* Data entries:

▼

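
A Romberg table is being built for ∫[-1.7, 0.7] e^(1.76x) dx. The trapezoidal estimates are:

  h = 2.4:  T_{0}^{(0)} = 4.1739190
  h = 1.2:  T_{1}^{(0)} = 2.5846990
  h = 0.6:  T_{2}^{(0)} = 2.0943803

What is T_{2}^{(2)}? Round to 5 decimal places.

Richardson extrapolation on the trapezoidal column (denominator 4−1=3):
T_{1}^{(1)} = 2.5846990 + (2.5846990 − 4.1739190)/3 = 2.0549590
T_{2}^{(1)} = 2.0943803 + (2.0943803 − 2.5846990)/3 = 1.9309407
T_{2}^{(2)} = (16·1.9309407 − 2.0549590) / 15 = 1.9226728

1.92267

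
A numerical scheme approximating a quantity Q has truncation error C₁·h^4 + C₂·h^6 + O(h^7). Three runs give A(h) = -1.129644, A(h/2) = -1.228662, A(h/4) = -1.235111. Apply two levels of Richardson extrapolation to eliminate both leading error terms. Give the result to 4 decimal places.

First eliminate the h^4 term (factor 2^4 = 16):
  B₁ = (16·(-1.228662) − (-1.129644))/15 = -1.235263
  B₂ = (16·(-1.235111) − (-1.228662))/15 = -1.235541
Then eliminate the h^6 term (factor 2^6 = 64):
  (64·(-1.235541) − (-1.235263))/63 = -1.235545

-1.2355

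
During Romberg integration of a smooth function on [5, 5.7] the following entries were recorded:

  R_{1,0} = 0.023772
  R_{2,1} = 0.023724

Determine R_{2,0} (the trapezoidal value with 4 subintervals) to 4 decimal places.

From R_{2,1} = (4·R_{2,0} − R_{1,0})/3, solve for R_{2,0}:
4·R_{2,0} = 3·0.023724 + 0.023772 = 0.094944
R_{2,0} = 0.023736

0.0237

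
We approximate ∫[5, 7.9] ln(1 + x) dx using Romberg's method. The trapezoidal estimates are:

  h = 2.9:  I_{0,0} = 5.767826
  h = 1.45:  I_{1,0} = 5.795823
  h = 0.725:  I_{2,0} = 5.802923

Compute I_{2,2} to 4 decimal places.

5.8053

Richardson extrapolation on the trapezoidal column (denominator 4−1=3):
I_{1,1} = 5.795823 + (5.795823 − 5.767826)/3 = 5.805155
I_{2,1} = 5.802923 + (5.802923 − 5.795823)/3 = 5.805290
I_{2,2} = 5.805290 + (5.805290 − 5.805155)/15 = 5.805299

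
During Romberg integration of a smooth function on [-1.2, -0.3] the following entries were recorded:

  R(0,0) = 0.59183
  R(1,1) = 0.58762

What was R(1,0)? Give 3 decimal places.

0.589

From R(1,1) = (4·R(1,0) − R(0,0))/3, solve for R(1,0):
4·R(1,0) = 3·0.58762 + 0.59183 = 2.35469
R(1,0) = 0.58867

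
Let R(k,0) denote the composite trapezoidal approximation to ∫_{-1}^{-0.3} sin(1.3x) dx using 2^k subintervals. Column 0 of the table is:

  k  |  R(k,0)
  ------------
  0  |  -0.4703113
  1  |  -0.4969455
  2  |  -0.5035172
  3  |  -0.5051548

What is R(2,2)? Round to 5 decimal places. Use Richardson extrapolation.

-0.50570

Richardson extrapolation on the trapezoidal column (denominator 4−1=3):
R(1,1) = -0.4969455 + (-0.4969455 − (-0.4703113))/3 = -0.5058236
R(2,1) = -0.5035172 + (-0.5035172 − (-0.4969455))/3 = -0.5057078
R(2,2) = -0.5057078 + (-0.5057078 − (-0.5058236))/15 = -0.5057001
(Column j=1 coincides with Simpson's rule on the same nodes.)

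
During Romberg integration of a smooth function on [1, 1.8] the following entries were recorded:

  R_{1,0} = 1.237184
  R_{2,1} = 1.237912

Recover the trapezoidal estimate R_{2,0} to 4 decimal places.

1.2377

From R_{2,1} = (4·R_{2,0} − R_{1,0})/3, solve for R_{2,0}:
4·R_{2,0} = 3·1.237912 + 1.237184 = 4.950920
R_{2,0} = 1.237730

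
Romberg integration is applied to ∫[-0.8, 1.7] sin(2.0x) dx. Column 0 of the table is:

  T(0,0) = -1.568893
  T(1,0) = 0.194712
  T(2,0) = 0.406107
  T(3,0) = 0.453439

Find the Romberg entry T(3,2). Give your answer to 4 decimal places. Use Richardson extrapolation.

0.4687

T(2,1) = 0.406107 + (0.406107 − 0.194712)/3 = 0.476572
T(3,1) = 0.453439 + (0.453439 − 0.406107)/3 = 0.469216
T(3,2) = 0.469216 + (0.469216 − 0.476572)/15 = 0.468726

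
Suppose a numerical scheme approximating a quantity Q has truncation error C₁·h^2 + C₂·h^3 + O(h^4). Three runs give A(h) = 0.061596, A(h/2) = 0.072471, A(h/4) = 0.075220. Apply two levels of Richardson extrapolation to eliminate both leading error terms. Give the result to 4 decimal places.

First eliminate the h^2 term (factor 2^2 = 4):
  B₁ = (4·0.072471 − 0.061596)/3 = 0.076096
  B₂ = (4·0.075220 − 0.072471)/3 = 0.076136
Then eliminate the h^3 term (factor 2^3 = 8):
  (8·0.076136 − 0.076096)/7 = 0.076142

0.0761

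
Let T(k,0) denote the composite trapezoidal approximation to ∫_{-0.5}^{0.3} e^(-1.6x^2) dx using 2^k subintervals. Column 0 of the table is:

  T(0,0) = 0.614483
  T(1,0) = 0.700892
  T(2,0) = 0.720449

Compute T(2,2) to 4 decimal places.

T(1,1) = (4·0.700892 − 0.614483) / 3 = 0.729695
T(2,1) = (4·0.720449 − 0.700892) / 3 = 0.726968
T(2,2) = (16·0.726968 − 0.729695) / 15 = 0.726786

0.7268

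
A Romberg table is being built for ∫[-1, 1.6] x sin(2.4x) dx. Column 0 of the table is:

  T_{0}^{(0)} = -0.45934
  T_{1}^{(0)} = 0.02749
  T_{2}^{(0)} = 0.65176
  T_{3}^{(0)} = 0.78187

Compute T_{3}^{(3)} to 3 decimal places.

0.822

Richardson extrapolation on the trapezoidal column (denominator 4−1=3):
T_{1}^{(1)} = (4·0.02749 − (-0.45934)) / 3 = 0.18977
T_{2}^{(1)} = (4·0.65176 − 0.02749) / 3 = 0.85985
T_{3}^{(1)} = 0.78187 + (0.78187 − 0.65176)/3 = 0.82524
T_{2}^{(2)} = 0.85985 + (0.85985 − 0.18977)/15 = 0.90452
T_{3}^{(2)} = 0.82524 + (0.82524 − 0.85985)/15 = 0.82293
T_{3}^{(3)} = 0.82293 + (0.82293 − 0.90452)/63 = 0.82163
(Column j=1 coincides with Simpson's rule on the same nodes.)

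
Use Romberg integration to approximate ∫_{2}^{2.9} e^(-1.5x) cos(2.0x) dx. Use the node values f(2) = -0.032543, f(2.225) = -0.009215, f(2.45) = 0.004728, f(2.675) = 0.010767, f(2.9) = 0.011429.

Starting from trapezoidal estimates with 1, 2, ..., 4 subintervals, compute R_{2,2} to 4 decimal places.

-0.0004

R_{0,0} (trapezoid, 1 panel, h=0.9000): -0.009501
R_{1,0} (trapezoid, 2 panels, h=0.4500): -0.002623
R_{2,0} (trapezoid, 4 panels, h=0.2250): -0.000962
R_{1,1} = -0.002623 + (-0.002623 − (-0.009501))/3 = -0.000330
R_{2,1} = -0.000962 + (-0.000962 − (-0.002623))/3 = -0.000408
R_{2,2} = -0.000408 + (-0.000408 − (-0.000330))/15 = -0.000413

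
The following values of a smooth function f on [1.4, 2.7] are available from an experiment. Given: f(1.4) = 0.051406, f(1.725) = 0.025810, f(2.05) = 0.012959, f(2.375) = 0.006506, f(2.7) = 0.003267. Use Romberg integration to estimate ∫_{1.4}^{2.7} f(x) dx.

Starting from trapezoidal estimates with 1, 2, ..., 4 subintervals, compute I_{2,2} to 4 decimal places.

0.0227

I_{0,0} (trapezoid, 1 panel, h=1.3000): 0.035537
I_{1,0} (trapezoid, 2 panels, h=0.6500): 0.026192
I_{2,0} (trapezoid, 4 panels, h=0.3250): 0.023599
I_{1,1} = 0.026192 + (0.026192 − 0.035537)/3 = 0.023077
I_{2,1} = 0.023599 + (0.023599 − 0.026192)/3 = 0.022735
I_{2,2} = 0.022735 + (0.022735 − 0.023077)/15 = 0.022712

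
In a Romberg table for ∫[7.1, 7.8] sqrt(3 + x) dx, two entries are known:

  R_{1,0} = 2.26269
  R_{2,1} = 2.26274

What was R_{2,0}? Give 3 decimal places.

From R_{2,1} = (4·R_{2,0} − R_{1,0})/3, solve for R_{2,0}:
4·R_{2,0} = 3·2.26274 + 2.26269 = 9.05091
R_{2,0} = 2.26273

2.263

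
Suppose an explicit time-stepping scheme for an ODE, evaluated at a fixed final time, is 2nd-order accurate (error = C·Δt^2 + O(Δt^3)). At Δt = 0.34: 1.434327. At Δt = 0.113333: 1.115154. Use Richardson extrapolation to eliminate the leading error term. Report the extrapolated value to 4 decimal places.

1.0753

Extrapolated value = (9·A(Δt/3) − A(Δt)) / (9 − 1)
= (9·1.115154 − 1.434327) / 8
= 8.602059 / 8 = 1.075257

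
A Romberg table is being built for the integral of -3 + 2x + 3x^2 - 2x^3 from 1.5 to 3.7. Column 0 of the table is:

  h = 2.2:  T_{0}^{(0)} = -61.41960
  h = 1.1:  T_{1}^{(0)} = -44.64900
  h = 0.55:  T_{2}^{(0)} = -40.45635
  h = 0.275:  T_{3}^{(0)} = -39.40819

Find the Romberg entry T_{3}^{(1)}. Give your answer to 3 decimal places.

-39.059

T_{3}^{(1)} = (4·(-39.40819) − (-40.45635)) / 3 = -39.05880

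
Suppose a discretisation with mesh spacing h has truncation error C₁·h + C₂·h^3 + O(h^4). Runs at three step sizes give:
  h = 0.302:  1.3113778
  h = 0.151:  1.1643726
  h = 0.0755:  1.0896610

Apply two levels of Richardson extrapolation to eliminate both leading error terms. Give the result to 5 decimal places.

1.01460

First eliminate the h term (factor 2^1 = 2):
  B₁ = (2·1.1643726 − 1.3113778)/1 = 1.0173674
  B₂ = (2·1.0896610 − 1.1643726)/1 = 1.0149494
Then eliminate the h^3 term (factor 2^3 = 8):
  (8·1.0149494 − 1.0173674)/7 = 1.0146040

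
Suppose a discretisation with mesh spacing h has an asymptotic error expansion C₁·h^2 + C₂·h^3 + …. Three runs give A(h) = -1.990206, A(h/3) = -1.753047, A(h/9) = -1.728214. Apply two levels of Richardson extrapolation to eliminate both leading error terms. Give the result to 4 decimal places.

First eliminate the h^2 term (factor 3^2 = 9):
  B₁ = (9·(-1.753047) − (-1.990206))/8 = -1.723402
  B₂ = (9·(-1.728214) − (-1.753047))/8 = -1.725110
Then eliminate the h^3 term (factor 3^3 = 27):
  (27·(-1.725110) − (-1.723402))/26 = -1.725176

-1.7252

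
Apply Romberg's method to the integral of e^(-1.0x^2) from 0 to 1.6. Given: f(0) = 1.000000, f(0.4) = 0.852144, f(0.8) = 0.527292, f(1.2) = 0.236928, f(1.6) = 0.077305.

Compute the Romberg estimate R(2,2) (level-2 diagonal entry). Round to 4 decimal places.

0.8661

R(0,0) (trapezoid, 1 panel, h=1.6000): 0.861844
R(1,0) (trapezoid, 2 panels, h=0.8000): 0.852756
R(2,0) (trapezoid, 4 panels, h=0.4000): 0.862007
R(1,1) = 0.852756 + (0.852756 − 0.861844)/3 = 0.849727
R(2,1) = 0.862007 + (0.862007 − 0.852756)/3 = 0.865091
R(2,2) = 0.865091 + (0.865091 − 0.849727)/15 = 0.866115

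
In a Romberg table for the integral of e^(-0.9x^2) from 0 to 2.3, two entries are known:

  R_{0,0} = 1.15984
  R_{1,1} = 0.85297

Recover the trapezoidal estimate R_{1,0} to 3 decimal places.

0.930

From R_{1,1} = (4·R_{1,0} − R_{0,0})/3, solve for R_{1,0}:
4·R_{1,0} = 3·0.85297 + 1.15984 = 3.71875
R_{1,0} = 0.92969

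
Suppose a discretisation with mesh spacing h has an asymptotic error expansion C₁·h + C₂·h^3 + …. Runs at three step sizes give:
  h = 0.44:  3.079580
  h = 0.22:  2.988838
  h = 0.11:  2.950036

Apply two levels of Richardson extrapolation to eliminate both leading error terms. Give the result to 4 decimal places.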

▲

Your answer should be a single number: how many lines in the data above include "approximate"?

* Answer to the exercise: 2